*Exercise details*
Copy out all of the records. Keep every word exact.

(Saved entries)
━━━━━━

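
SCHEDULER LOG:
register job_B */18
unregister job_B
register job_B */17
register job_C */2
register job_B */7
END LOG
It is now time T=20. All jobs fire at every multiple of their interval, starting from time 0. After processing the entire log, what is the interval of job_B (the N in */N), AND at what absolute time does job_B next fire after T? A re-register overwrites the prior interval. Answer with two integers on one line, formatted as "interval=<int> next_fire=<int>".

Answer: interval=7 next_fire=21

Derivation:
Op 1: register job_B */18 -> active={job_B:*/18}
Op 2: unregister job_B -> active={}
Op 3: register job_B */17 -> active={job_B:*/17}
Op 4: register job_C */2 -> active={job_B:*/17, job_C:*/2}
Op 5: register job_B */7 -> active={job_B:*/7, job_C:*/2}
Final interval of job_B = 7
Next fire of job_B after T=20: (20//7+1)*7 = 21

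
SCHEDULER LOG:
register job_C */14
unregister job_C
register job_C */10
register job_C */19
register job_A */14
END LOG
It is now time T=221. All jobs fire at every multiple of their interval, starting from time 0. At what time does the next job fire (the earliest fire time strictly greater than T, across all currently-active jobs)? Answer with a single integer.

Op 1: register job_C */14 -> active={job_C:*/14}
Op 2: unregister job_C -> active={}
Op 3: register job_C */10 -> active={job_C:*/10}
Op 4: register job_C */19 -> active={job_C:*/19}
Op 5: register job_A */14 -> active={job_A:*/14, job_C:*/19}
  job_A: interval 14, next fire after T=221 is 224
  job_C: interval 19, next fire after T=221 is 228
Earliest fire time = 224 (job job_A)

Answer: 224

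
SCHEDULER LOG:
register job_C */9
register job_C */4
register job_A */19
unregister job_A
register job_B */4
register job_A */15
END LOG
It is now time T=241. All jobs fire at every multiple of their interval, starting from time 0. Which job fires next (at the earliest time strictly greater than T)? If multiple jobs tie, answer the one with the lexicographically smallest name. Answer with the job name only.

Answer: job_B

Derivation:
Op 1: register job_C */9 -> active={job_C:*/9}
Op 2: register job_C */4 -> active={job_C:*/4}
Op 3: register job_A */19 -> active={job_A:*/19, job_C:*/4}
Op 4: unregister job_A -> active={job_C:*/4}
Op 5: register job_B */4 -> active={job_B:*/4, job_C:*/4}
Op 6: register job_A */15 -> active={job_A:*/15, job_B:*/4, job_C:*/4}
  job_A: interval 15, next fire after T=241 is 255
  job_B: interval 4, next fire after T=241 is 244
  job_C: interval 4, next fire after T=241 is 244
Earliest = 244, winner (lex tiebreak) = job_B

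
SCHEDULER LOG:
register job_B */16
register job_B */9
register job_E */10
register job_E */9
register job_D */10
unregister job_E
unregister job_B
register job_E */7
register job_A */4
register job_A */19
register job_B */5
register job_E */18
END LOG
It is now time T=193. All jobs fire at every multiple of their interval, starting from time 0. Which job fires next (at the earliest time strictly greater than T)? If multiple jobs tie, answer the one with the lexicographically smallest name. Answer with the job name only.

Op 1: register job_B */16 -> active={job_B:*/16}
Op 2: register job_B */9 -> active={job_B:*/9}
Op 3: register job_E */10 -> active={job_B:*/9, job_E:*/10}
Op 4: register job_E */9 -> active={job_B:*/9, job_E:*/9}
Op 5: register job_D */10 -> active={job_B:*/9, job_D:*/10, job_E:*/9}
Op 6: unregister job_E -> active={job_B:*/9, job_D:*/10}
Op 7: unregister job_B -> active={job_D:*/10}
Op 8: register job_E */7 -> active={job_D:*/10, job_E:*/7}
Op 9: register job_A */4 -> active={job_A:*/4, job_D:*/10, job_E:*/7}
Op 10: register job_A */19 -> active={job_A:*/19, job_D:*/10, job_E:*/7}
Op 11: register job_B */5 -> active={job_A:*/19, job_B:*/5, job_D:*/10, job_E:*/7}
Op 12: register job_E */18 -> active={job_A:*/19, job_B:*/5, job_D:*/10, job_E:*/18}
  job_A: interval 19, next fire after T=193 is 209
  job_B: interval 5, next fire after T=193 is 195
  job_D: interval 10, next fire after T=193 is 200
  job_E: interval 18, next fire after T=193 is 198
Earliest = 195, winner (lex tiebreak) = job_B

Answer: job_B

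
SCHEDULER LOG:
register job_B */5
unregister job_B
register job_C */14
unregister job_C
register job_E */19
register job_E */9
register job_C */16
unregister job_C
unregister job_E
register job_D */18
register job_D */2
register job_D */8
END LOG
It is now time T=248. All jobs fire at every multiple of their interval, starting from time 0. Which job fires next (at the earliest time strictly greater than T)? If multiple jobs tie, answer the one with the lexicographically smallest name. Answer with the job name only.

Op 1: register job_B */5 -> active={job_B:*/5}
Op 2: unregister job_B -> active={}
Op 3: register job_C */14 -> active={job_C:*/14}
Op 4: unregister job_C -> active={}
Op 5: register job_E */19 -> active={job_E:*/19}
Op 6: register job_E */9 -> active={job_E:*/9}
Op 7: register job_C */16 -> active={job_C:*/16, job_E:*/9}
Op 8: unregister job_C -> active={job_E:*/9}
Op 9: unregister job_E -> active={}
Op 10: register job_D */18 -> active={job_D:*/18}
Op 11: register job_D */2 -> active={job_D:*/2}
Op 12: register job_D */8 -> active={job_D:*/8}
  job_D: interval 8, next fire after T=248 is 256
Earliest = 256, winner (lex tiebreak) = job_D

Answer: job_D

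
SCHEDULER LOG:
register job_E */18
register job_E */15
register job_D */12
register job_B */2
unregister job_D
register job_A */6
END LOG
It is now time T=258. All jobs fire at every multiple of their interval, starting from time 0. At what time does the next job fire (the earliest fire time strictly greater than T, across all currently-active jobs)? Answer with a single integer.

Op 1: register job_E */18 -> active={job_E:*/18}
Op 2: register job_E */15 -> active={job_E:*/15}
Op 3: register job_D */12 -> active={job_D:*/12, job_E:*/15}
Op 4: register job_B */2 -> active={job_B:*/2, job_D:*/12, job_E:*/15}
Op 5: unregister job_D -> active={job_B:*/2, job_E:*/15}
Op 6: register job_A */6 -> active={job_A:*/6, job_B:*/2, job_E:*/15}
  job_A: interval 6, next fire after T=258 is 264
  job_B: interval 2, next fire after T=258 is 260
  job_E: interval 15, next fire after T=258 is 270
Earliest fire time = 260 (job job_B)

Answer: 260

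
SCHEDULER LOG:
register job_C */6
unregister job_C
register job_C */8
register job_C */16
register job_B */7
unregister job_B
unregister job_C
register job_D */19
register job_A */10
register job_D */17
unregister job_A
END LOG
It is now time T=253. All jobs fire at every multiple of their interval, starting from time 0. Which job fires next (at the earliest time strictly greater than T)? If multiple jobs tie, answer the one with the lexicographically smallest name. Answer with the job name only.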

━━━━━━

*Task output*
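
SCHEDULER LOG:
register job_B */18
unregister job_B
register job_B */17
register job_C */2
register job_B */7
END LOG
It is now time T=20. All jobs fire at every multiple of their interval, starting from time 0. After processing the entire log, what is the interval of job_B (the N in */N), AND at what absolute time does job_B next fire after T? A re-register overwrites the prior interval. Answer with two integers on one line, formatted as "interval=<int> next_fire=<int>".

Answer: interval=7 next_fire=21

Derivation:
Op 1: register job_B */18 -> active={job_B:*/18}
Op 2: unregister job_B -> active={}
Op 3: register job_B */17 -> active={job_B:*/17}
Op 4: register job_C */2 -> active={job_B:*/17, job_C:*/2}
Op 5: register job_B */7 -> active={job_B:*/7, job_C:*/2}
Final interval of job_B = 7
Next fire of job_B after T=20: (20//7+1)*7 = 21

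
SCHEDULER LOG:
register job_C */14
unregister job_C
register job_C */10
register job_C */19
register job_A */14
END LOG
It is now time T=221. All jobs fire at every multiple of their interval, starting from time 0. At what time does the next job fire (the earliest fire time strictly greater than T, across all currently-active jobs)? Answer with a single integer.

Op 1: register job_C */14 -> active={job_C:*/14}
Op 2: unregister job_C -> active={}
Op 3: register job_C */10 -> active={job_C:*/10}
Op 4: register job_C */19 -> active={job_C:*/19}
Op 5: register job_A */14 -> active={job_A:*/14, job_C:*/19}
  job_A: interval 14, next fire after T=221 is 224
  job_C: interval 19, next fire after T=221 is 228
Earliest fire time = 224 (job job_A)

Answer: 224

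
SCHEDULER LOG:
register job_C */9
register job_C */4
register job_A */19
unregister job_A
register job_B */4
register job_A */15
END LOG
It is now time T=241. All jobs fire at every multiple of their interval, starting from time 0. Which job fires next (at the earliest time strictly greater than T)? If multiple jobs tie, answer the one with the lexicographically smallest name. Answer with the job name only.

Answer: job_B

Derivation:
Op 1: register job_C */9 -> active={job_C:*/9}
Op 2: register job_C */4 -> active={job_C:*/4}
Op 3: register job_A */19 -> active={job_A:*/19, job_C:*/4}
Op 4: unregister job_A -> active={job_C:*/4}
Op 5: register job_B */4 -> active={job_B:*/4, job_C:*/4}
Op 6: register job_A */15 -> active={job_A:*/15, job_B:*/4, job_C:*/4}
  job_A: interval 15, next fire after T=241 is 255
  job_B: interval 4, next fire after T=241 is 244
  job_C: interval 4, next fire after T=241 is 244
Earliest = 244, winner (lex tiebreak) = job_B

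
SCHEDULER LOG:
register job_B */16
register job_B */9
register job_E */10
register job_E */9
register job_D */10
unregister job_E
unregister job_B
register job_E */7
register job_A */4
register job_A */19
register job_B */5
register job_E */18
END LOG
It is now time T=193. All jobs fire at every multiple of their interval, starting from time 0. Which job fires next (at the earliest time strictly greater than T)? If multiple jobs tie, answer the one with the lexicographically smallest name. Answer with the job name only.

Op 1: register job_B */16 -> active={job_B:*/16}
Op 2: register job_B */9 -> active={job_B:*/9}
Op 3: register job_E */10 -> active={job_B:*/9, job_E:*/10}
Op 4: register job_E */9 -> active={job_B:*/9, job_E:*/9}
Op 5: register job_D */10 -> active={job_B:*/9, job_D:*/10, job_E:*/9}
Op 6: unregister job_E -> active={job_B:*/9, job_D:*/10}
Op 7: unregister job_B -> active={job_D:*/10}
Op 8: register job_E */7 -> active={job_D:*/10, job_E:*/7}
Op 9: register job_A */4 -> active={job_A:*/4, job_D:*/10, job_E:*/7}
Op 10: register job_A */19 -> active={job_A:*/19, job_D:*/10, job_E:*/7}
Op 11: register job_B */5 -> active={job_A:*/19, job_B:*/5, job_D:*/10, job_E:*/7}
Op 12: register job_E */18 -> active={job_A:*/19, job_B:*/5, job_D:*/10, job_E:*/18}
  job_A: interval 19, next fire after T=193 is 209
  job_B: interval 5, next fire after T=193 is 195
  job_D: interval 10, next fire after T=193 is 200
  job_E: interval 18, next fire after T=193 is 198
Earliest = 195, winner (lex tiebreak) = job_B

Answer: job_B

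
SCHEDULER LOG:
register job_B */5
unregister job_B
register job_C */14
unregister job_C
register job_E */19
register job_E */9
register job_C */16
unregister job_C
unregister job_E
register job_D */18
register job_D */2
register job_D */8
END LOG
It is now time T=248. All jobs fire at every multiple of their interval, starting from time 0. Which job fires next (at the earliest time strictly greater than T)? If multiple jobs tie, answer the one with the lexicographically smallest name. Answer with the job name only.

Op 1: register job_B */5 -> active={job_B:*/5}
Op 2: unregister job_B -> active={}
Op 3: register job_C */14 -> active={job_C:*/14}
Op 4: unregister job_C -> active={}
Op 5: register job_E */19 -> active={job_E:*/19}
Op 6: register job_E */9 -> active={job_E:*/9}
Op 7: register job_C */16 -> active={job_C:*/16, job_E:*/9}
Op 8: unregister job_C -> active={job_E:*/9}
Op 9: unregister job_E -> active={}
Op 10: register job_D */18 -> active={job_D:*/18}
Op 11: register job_D */2 -> active={job_D:*/2}
Op 12: register job_D */8 -> active={job_D:*/8}
  job_D: interval 8, next fire after T=248 is 256
Earliest = 256, winner (lex tiebreak) = job_D

Answer: job_D

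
SCHEDULER LOG:
register job_E */18
register job_E */15
register job_D */12
register job_B */2
unregister job_D
register job_A */6
END LOG
It is now time T=258. All jobs fire at every multiple of their interval, starting from time 0. At what time does the next job fire (the earliest fire time strictly greater than T, across all currently-active jobs)? Answer with a single integer.

Op 1: register job_E */18 -> active={job_E:*/18}
Op 2: register job_E */15 -> active={job_E:*/15}
Op 3: register job_D */12 -> active={job_D:*/12, job_E:*/15}
Op 4: register job_B */2 -> active={job_B:*/2, job_D:*/12, job_E:*/15}
Op 5: unregister job_D -> active={job_B:*/2, job_E:*/15}
Op 6: register job_A */6 -> active={job_A:*/6, job_B:*/2, job_E:*/15}
  job_A: interval 6, next fire after T=258 is 264
  job_B: interval 2, next fire after T=258 is 260
  job_E: interval 15, next fire after T=258 is 270
Earliest fire time = 260 (job job_B)

Answer: 260

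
SCHEDULER LOG:
register job_C */6
unregister job_C
register job_C */8
register job_C */16
register job_B */7
unregister job_B
unregister job_C
register job_D */19
register job_A */10
register job_D */17
unregister job_A
END LOG
It is now time T=253. All jobs fire at every multiple of their interval, starting from time 0. Which job fires next (at the earliest time strictly greater than T)? If multiple jobs tie, answer the one with the lexicographically smallest name. Answer with the job name only.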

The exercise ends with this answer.